*** Opening of ENTRIES PROVIDED ***
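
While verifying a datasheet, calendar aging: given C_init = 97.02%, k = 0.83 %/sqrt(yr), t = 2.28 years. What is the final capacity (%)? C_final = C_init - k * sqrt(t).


sqrt(t) = sqrt(2.28) = 1.51
C_final = 97.02 - 0.83 * 1.51 = 95.77%

95.77%


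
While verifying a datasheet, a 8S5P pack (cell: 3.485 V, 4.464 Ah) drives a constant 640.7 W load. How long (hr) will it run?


Step 1: E_pack = Ns * V_cell * Np * C_cell = 8 * 3.485 * 5 * 4.464 = 622.28 Wh
Step 2: t = E_pack / P = 622.28 / 640.7 = 0.9713 hr

0.9713 hr


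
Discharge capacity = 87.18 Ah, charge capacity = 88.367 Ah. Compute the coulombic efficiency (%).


eta_c = Q_dis / Q_chg * 100 = 87.18 / 88.367 * 100 = 98.66%

98.66%


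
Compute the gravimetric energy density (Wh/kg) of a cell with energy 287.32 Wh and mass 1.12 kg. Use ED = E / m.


ED = E / m = 287.32 / 1.12 = 256.5 Wh/kg

256.5 Wh/kg


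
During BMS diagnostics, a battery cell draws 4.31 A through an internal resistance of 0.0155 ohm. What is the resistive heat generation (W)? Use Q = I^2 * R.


Q = I^2 * R = 4.31^2 * 0.0155 = 0.2879 W

0.2879 W


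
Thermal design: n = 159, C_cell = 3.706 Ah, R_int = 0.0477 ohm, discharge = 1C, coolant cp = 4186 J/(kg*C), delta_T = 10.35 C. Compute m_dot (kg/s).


Step 1: I = 1 * 3.706 = 3.706 A
Step 2: Q_cell = I^2 * R = 3.706^2 * 0.0477 = 0.65513 W
Step 3: Q_total = 159 * 0.65513 = 104.17 W
Step 4: m_dot = Q_total / (cp * dT) = 104.17 / (4186 * 10.35) = 0.002404 kg/s

0.002404 kg/s


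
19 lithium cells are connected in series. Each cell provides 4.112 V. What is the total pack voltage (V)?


V_pack = n * V_cell = 19 * 4.112 = 78.128 V

78.128 V


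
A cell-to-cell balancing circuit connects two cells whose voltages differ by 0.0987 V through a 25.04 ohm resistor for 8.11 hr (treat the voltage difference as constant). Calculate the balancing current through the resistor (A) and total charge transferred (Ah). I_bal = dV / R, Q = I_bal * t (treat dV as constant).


First, Ohm's law: I_bal = 0.0987 V / 25.04 ohm = 0.0039417 A
Then Q = I * t = 0.0039417 A * 8.11 hr = 0.03197 Ah

I=0.0039417 A, Q=0.03197 Ah


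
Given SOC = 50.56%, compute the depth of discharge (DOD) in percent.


Complement of SOC: DOD = 100% - 50.56% = 49.44%

49.44%


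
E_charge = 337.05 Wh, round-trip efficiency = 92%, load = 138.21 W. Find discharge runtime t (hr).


Step 1: E_discharge = eta/100 * E_charge = 92/100 * 337.05 = 310.09 Wh
Step 2: t = E_discharge / P = 310.09 / 138.21 = 2.244 hr

2.244 hr


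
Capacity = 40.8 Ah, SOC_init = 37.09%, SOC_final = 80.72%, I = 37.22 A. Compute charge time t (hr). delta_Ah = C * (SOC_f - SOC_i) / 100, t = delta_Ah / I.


Step 1: dSOC = 80.72% - 37.09% = 43.63%
Step 2: delta_Ah = 40.8 * 43.63 / 100 = 17.801 Ah
Step 3: t = 17.801 / 37.22 = 0.4783 hr

0.4783 hr


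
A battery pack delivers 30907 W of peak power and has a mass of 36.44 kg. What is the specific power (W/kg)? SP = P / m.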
*** Close of ENTRIES PROVIDED ***
● **EXERCISE REQUIREMENTS**
The required result is an exact repeat of the records above from the line containing "E_charge = 337.05" to their final line.

● **RESULT OF THIS EXERCISE**
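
E_charge = 337.05 Wh, round-trip efficiency = 92%, load = 138.21 W. Find discharge runtime t (hr).


Step 1: E_discharge = eta/100 * E_charge = 92/100 * 337.05 = 310.09 Wh
Step 2: t = E_discharge / P = 310.09 / 138.21 = 2.244 hr

2.244 hr


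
Capacity = 40.8 Ah, SOC_init = 37.09%, SOC_final = 80.72%, I = 37.22 A. Compute charge time t (hr). delta_Ah = C * (SOC_f - SOC_i) / 100, t = delta_Ah / I.


Step 1: dSOC = 80.72% - 37.09% = 43.63%
Step 2: delta_Ah = 40.8 * 43.63 / 100 = 17.801 Ah
Step 3: t = 17.801 / 37.22 = 0.4783 hr

0.4783 hr


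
A battery pack delivers 30907 W of peak power and has a mass of 36.44 kg. What is the specific power (W/kg)? SP = P / m.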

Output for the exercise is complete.